----- Entries shown

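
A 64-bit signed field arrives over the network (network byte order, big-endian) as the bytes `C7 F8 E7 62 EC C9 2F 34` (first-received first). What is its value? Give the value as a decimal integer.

-4037222653872230604

Big-endian: lowest address holds the most-significant byte.
The bytes are already most-significant first: 0xC7F8E762ECC92F34.
Top bit is set, so as a signed 64-bit value this is 0xC7F8E762ECC92F34 − 2^64 = -4037222653872230604.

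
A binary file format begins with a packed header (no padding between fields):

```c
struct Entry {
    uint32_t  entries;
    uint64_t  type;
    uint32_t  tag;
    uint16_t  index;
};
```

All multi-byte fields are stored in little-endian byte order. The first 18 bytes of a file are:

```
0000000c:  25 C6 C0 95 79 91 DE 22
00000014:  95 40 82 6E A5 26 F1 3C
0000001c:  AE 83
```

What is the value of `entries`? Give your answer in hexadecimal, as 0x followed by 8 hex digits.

0x95C0C625

`entries` is the first field, at byte offset 0, occupying 4 bytes.
Bytes at offsets 0..3: 25 C6 C0 95.
Little-endian stores the least-significant byte at the lowest address.
Reassemble most-significant byte first: 95 C0 C6 25 → 0x95C0C625.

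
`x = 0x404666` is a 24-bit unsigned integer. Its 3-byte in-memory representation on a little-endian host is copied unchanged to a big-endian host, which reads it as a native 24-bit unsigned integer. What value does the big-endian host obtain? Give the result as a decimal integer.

6702656

Stored little-endian, the bytes at ascending addresses are 66 46 40.
Read back as big-endian, the last byte is least significant, giving 0x664640.
0x664640 = 6702656.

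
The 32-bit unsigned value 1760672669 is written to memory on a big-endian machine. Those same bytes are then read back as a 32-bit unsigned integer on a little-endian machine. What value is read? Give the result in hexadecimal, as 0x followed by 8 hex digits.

1760672669 in 32-bit hexadecimal is 0x68F1BB9D.
Stored big-endian, the bytes at ascending addresses are 68 F1 BB 9D.
Read back as little-endian, the first byte is least significant, giving 0x9DBBF168.

0x9DBBF168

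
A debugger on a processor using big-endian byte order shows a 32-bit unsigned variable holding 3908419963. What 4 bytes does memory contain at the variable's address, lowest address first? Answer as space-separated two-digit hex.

E8 F5 C1 7B

3908419963 in hexadecimal, padded to 32 bits, is 0xE8F5C17B.
Split into bytes (most-significant first): E8 F5 C1 7B.
In big-endian order the high byte comes first in memory.
So the memory order matches the most-significant-first order: E8 F5 C1 7B.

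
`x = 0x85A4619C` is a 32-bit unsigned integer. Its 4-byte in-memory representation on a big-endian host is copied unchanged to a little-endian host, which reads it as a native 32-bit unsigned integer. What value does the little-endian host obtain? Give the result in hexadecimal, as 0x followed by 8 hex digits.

0x9C61A485

Stored big-endian, the bytes at ascending addresses are 85 A4 61 9C.
Read back as little-endian, the first byte is least significant, giving 0x9C61A485.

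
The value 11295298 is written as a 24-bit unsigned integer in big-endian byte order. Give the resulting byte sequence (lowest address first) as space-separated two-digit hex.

AC 5A 42

11295298 in hexadecimal, padded to 24 bits, is 0xAC5A42.
Split into bytes (most-significant first): AC 5A 42.
Big-endian stores the most-significant byte at the lowest address.
So the memory order matches the most-significant-first order: AC 5A 42.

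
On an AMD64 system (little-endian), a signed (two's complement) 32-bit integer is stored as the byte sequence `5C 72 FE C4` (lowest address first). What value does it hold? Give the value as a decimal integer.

-989957540

Little-endian: lowest address holds the least-significant byte.
Reassemble most-significant byte first: C4 FE 72 5C → 0xC4FE725C.
Top bit is set, so as a signed 32-bit value this is 0xC4FE725C − 2^32 = -989957540.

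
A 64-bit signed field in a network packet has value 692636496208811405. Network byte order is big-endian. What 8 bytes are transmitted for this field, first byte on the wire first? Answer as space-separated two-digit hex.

692636496208811405 in hexadecimal, padded to 64 bits, is 0x099CBD393AFF558D.
Split into bytes (most-significant first): 09 9C BD 39 3A FF 55 8D.
Big-endian: lowest address holds the most-significant byte.
So the memory order matches the most-significant-first order: 09 9C BD 39 3A FF 55 8D.

09 9C BD 39 3A FF 55 8D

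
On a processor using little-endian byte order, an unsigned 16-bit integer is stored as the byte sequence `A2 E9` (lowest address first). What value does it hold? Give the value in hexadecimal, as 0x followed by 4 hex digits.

Little-endian stores the least-significant byte at the lowest address.
Reassemble most-significant byte first: E9 A2 → 0xE9A2.

0xE9A2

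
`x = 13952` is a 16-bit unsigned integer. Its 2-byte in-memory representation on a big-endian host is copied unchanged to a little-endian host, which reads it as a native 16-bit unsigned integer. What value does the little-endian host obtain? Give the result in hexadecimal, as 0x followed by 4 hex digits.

0x8036

13952 in 16-bit hexadecimal is 0x3680.
Stored big-endian, the bytes at ascending addresses are 36 80.
Read back as little-endian, the first byte is least significant, giving 0x8036.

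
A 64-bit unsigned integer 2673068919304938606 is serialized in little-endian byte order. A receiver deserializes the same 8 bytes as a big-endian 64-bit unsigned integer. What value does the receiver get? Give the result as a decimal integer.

2673068919304938606 in 64-bit hexadecimal is 0x2518A605034EE46E.
Stored little-endian, the bytes at ascending addresses are 6E E4 4E 03 05 A6 18 25.
Read back as big-endian, the last byte is least significant, giving 0x6EE44E0305A61825.
0x6EE44E0305A61825 = 7990597413748742181.

7990597413748742181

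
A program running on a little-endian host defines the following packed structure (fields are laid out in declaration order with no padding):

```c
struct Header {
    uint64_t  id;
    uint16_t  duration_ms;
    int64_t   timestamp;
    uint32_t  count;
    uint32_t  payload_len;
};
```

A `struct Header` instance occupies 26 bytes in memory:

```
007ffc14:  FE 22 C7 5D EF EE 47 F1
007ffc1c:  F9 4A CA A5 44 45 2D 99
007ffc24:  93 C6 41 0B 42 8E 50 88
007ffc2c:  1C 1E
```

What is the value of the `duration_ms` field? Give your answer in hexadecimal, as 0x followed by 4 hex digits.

`duration_ms` follows `id` (8 bytes), so it starts at byte offset 8 and occupies 2 bytes.
Bytes at offsets 8..9: F9 4A.
Little-endian stores the least-significant byte at the lowest address.
Reassemble most-significant byte first: 4A F9 → 0x4AF9.

0x4AF9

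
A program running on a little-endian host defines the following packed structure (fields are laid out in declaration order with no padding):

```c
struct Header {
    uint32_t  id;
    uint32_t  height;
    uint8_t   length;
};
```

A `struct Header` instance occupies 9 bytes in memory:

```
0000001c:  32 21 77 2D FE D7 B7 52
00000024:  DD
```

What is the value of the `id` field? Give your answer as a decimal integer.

762782002

`id` is the first field, at byte offset 0, occupying 4 bytes.
Bytes at offsets 0..3: 32 21 77 2D.
In little-endian order the low byte comes first in memory.
Reassemble most-significant byte first: 2D 77 21 32 → 0x2D772132.
0x2D772132 = 762782002.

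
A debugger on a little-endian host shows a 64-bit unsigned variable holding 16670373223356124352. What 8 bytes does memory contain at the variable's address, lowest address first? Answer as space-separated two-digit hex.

C0 4C 53 8B 1F 10 59 E7

16670373223356124352 in hexadecimal, padded to 64 bits, is 0xE759101F8B534CC0.
Split into bytes (most-significant first): E7 59 10 1F 8B 53 4C C0.
Little-endian stores the least-significant byte at the lowest address.
So at ascending addresses the bytes are C0 4C 53 8B 1F 10 59 E7.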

----------

(Task objective)
Take each line in the listing that has the word "fields" and copy it.

(Answer to the exercise)
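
A binary file format begins with a packed header (no padding between fields):
All multi-byte fields are stored in little-endian byte order. The first 18 bytes of a file are:
A program running on a little-endian host defines the following packed structure (fields are laid out in declaration order with no padding):
A program running on a little-endian host defines the following packed structure (fields are laid out in declaration order with no padding):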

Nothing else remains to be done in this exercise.